## Your instructions:
A word-for-word copy of the lines from the one holding "Using repeated squaring, find the remainder when 9^202" through the final line of the records below is the only output asked for.

Records drawn from a dataset:
--

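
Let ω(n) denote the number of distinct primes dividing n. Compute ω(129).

129 = 3 · 43
129 = 3 · 43, which has 2 distinct prime factors.

2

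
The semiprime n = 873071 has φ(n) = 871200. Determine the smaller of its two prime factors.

881

φ(n) = (p−1)(q−1) = n − (p+q) + 1, so p + q = 873071 − 871200 + 1 = 1872.
p and q are the roots of t² − 1872t + 873071 = 0.
Discriminant: 1872² − 4·873071 = 3504384 − 3492284 = 12100; √12100 = 110.
q = (1872 − 110)/2 = 881, p = (1872 + 110)/2 = 991.
Check: 881 · 991 = 873071.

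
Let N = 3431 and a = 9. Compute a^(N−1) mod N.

9^1 ≡ 9 (mod 3431)
9^2 ≡ 9^2 = 81 ≡ 81 (mod 3431)
9^4 ≡ 81^2 = 6561 ≡ 3130 (mod 3431)
9^8 ≡ 3130^2 = 9796900 ≡ 1395 (mod 3431)
9^16 ≡ 1395^2 = 1946025 ≡ 648 (mod 3431)
9^32 ≡ 648^2 = 419904 ≡ 1322 (mod 3431)
9^64 ≡ 1322^2 = 1747684 ≡ 1305 (mod 3431)
9^128 ≡ 1305^2 = 1703025 ≡ 1249 (mod 3431)
9^256 ≡ 1249^2 = 1560001 ≡ 2327 (mod 3431)
9^512 ≡ 2327^2 = 5414929 ≡ 811 (mod 3431)
9^1024 ≡ 811^2 = 657721 ≡ 2400 (mod 3431)
9^2048 ≡ 2400^2 = 5760000 ≡ 2782 (mod 3431)
3430 = 2048 + 1024 + 256 + 64 + 32 + 4 + 2 in binary powers of 2.
So 9^3430 ≡ 2782 · 2400 · 2327 · 1305 · 1322 · 3130 · 81 ≡ 2327 (mod 3431).
Since 2327 ≠ 1, base 9 is a Fermat witness: 3431 is composite.

2327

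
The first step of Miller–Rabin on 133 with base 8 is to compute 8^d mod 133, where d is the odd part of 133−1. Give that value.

113

133 − 1 = 132 = 2^2 · 33, so d = 33.
8^1 ≡ 8 (mod 133)
8^2 ≡ 8^2 = 64 ≡ 64 (mod 133)
8^4 ≡ 64^2 = 4096 ≡ 106 (mod 133)
8^8 ≡ 106^2 = 11236 ≡ 64 (mod 133)
8^16 ≡ 64^2 = 4096 ≡ 106 (mod 133)
8^32 ≡ 106^2 = 11236 ≡ 64 (mod 133)
33 = 32 + 1 in binary powers of 2.
So 8^33 ≡ 64 · 8 ≡ 113 (mod 133).
Squaring chain: 113 → 1; never reaches −1, so base 8 is a Miller–Rabin witness that 133 is composite.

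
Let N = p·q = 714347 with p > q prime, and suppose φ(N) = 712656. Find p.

883

φ(n) = (p−1)(q−1) = n − (p+q) + 1, so p + q = 714347 − 712656 + 1 = 1692.
p and q are the roots of t² − 1692t + 714347 = 0.
Discriminant: 1692² − 4·714347 = 2862864 − 2857388 = 5476; √5476 = 74.
q = (1692 − 74)/2 = 809, p = (1692 + 74)/2 = 883.
Check: 809 · 883 = 714347.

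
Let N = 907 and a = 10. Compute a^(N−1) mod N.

10^1 ≡ 10 (mod 907)
10^2 ≡ 10^2 = 100 ≡ 100 (mod 907)
10^4 ≡ 100^2 = 10000 ≡ 23 (mod 907)
10^8 ≡ 23^2 = 529 ≡ 529 (mod 907)
10^16 ≡ 529^2 = 279841 ≡ 485 (mod 907)
10^32 ≡ 485^2 = 235225 ≡ 312 (mod 907)
10^64 ≡ 312^2 = 97344 ≡ 295 (mod 907)
10^128 ≡ 295^2 = 87025 ≡ 860 (mod 907)
10^256 ≡ 860^2 = 739600 ≡ 395 (mod 907)
10^512 ≡ 395^2 = 156025 ≡ 21 (mod 907)
906 = 512 + 256 + 128 + 8 + 2 in binary powers of 2.
So 10^906 ≡ 21 · 395 · 860 · 529 · 100 ≡ 1 (mod 907).
Since the result is 1, base 10 gives no evidence that 907 is composite.

1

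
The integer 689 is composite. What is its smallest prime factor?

689 is odd.
Digit sum 23, not divisible by 3.
Ends in 9: not divisible by 5.
7: 689 = 7·98 + 3
11: 689 = 11·62 + 7
13: 689 = 13·53

13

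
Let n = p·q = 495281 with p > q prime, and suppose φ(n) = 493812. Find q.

523

φ(n) = (p−1)(q−1) = n − (p+q) + 1, so p + q = 495281 − 493812 + 1 = 1470.
p and q are the roots of t² − 1470t + 495281 = 0.
Discriminant: 1470² − 4·495281 = 2160900 − 1981124 = 179776; √179776 = 424.
q = (1470 − 424)/2 = 523, p = (1470 + 424)/2 = 947.
Check: 523 · 947 = 495281.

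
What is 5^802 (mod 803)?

5^1 ≡ 5 (mod 803)
5^2 ≡ 5^2 = 25 ≡ 25 (mod 803)
5^4 ≡ 25^2 = 625 ≡ 625 (mod 803)
5^8 ≡ 625^2 = 390625 ≡ 367 (mod 803)
5^16 ≡ 367^2 = 134689 ≡ 588 (mod 803)
5^32 ≡ 588^2 = 345744 ≡ 454 (mod 803)
5^64 ≡ 454^2 = 206116 ≡ 548 (mod 803)
5^128 ≡ 548^2 = 300304 ≡ 785 (mod 803)
5^256 ≡ 785^2 = 616225 ≡ 324 (mod 803)
5^512 ≡ 324^2 = 104976 ≡ 586 (mod 803)
802 = 512 + 256 + 32 + 2 in binary powers of 2.
So 5^802 ≡ 586 · 324 · 454 · 25 ≡ 707 (mod 803).
Since 707 ≠ 1, base 5 is a Fermat witness: 803 is composite.

707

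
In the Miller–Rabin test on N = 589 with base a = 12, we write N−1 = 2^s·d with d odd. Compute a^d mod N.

589 − 1 = 588 = 2^2 · 147, so d = 147.
12^1 ≡ 12 (mod 589)
12^2 ≡ 12^2 = 144 ≡ 144 (mod 589)
12^4 ≡ 144^2 = 20736 ≡ 121 (mod 589)
12^8 ≡ 121^2 = 14641 ≡ 505 (mod 589)
12^16 ≡ 505^2 = 255025 ≡ 577 (mod 589)
12^32 ≡ 577^2 = 332929 ≡ 144 (mod 589)
12^64 ≡ 144^2 = 20736 ≡ 121 (mod 589)
12^128 ≡ 121^2 = 14641 ≡ 505 (mod 589)
147 = 128 + 16 + 2 + 1 in binary powers of 2.
So 12^147 ≡ 505 · 577 · 144 · 12 ≡ 151 (mod 589).
Squaring chain: 151 → 419; never reaches −1, so base 12 is a Miller–Rabin witness that 589 is composite.

151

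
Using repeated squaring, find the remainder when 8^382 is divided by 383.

8^1 ≡ 8 (mod 383)
8^2 ≡ 8^2 = 64 ≡ 64 (mod 383)
8^4 ≡ 64^2 = 4096 ≡ 266 (mod 383)
8^8 ≡ 266^2 = 70756 ≡ 284 (mod 383)
8^16 ≡ 284^2 = 80656 ≡ 226 (mod 383)
8^32 ≡ 226^2 = 51076 ≡ 137 (mod 383)
8^64 ≡ 137^2 = 18769 ≡ 2 (mod 383)
8^128 ≡ 2^2 = 4 ≡ 4 (mod 383)
8^256 ≡ 4^2 = 16 ≡ 16 (mod 383)
382 = 256 + 64 + 32 + 16 + 8 + 4 + 2 in binary powers of 2.
So 8^382 ≡ 16 · 2 · 137 · 226 · 284 · 266 · 64 ≡ 1 (mod 383).
Since the result is 1, base 8 gives no evidence that 383 is composite.

1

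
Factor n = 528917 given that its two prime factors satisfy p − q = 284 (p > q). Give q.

599

Since p = q + 284, we have 528917 = q(q + 284), so q² + 284q − 528917 = 0.
Discriminant: 284² + 4·528917 = 80656 + 2115668 = 2196324; √2196324 = 1482.
q = (−284 + 1482)/2 = 599, and p = q + 284 = 883.
Check: 599 · 883 = 528917.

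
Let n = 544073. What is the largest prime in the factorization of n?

544073 = 71 · 7663
7663 = 79 · 97
97 is prime.
So 544073 = 71 · 79 · 97; the largest prime factor is 97.

97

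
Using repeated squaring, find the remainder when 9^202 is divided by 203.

16

9^1 ≡ 9 (mod 203)
9^2 ≡ 9^2 = 81 ≡ 81 (mod 203)
9^4 ≡ 81^2 = 6561 ≡ 65 (mod 203)
9^8 ≡ 65^2 = 4225 ≡ 165 (mod 203)
9^16 ≡ 165^2 = 27225 ≡ 23 (mod 203)
9^32 ≡ 23^2 = 529 ≡ 123 (mod 203)
9^64 ≡ 123^2 = 15129 ≡ 107 (mod 203)
9^128 ≡ 107^2 = 11449 ≡ 81 (mod 203)
202 = 128 + 64 + 8 + 2 in binary powers of 2.
So 9^202 ≡ 81 · 107 · 165 · 81 ≡ 16 (mod 203).
Since 16 ≠ 1, base 9 is a Fermat witness: 203 is composite.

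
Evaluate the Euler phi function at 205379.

201898

Factor: 205379 = 59^3.
φ(205379) = 59^2·(59−1) = 201898.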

--

## Solution to this task:
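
Using repeated squaring, find the remainder when 9^202 is divided by 203.

16

9^1 ≡ 9 (mod 203)
9^2 ≡ 9^2 = 81 ≡ 81 (mod 203)
9^4 ≡ 81^2 = 6561 ≡ 65 (mod 203)
9^8 ≡ 65^2 = 4225 ≡ 165 (mod 203)
9^16 ≡ 165^2 = 27225 ≡ 23 (mod 203)
9^32 ≡ 23^2 = 529 ≡ 123 (mod 203)
9^64 ≡ 123^2 = 15129 ≡ 107 (mod 203)
9^128 ≡ 107^2 = 11449 ≡ 81 (mod 203)
202 = 128 + 64 + 8 + 2 in binary powers of 2.
So 9^202 ≡ 81 · 107 · 165 · 81 ≡ 16 (mod 203).
Since 16 ≠ 1, base 9 is a Fermat witness: 203 is composite.

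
Evaluate the Euler phi function at 205379.

201898

Factor: 205379 = 59^3.
φ(205379) = 59^2·(59−1) = 201898.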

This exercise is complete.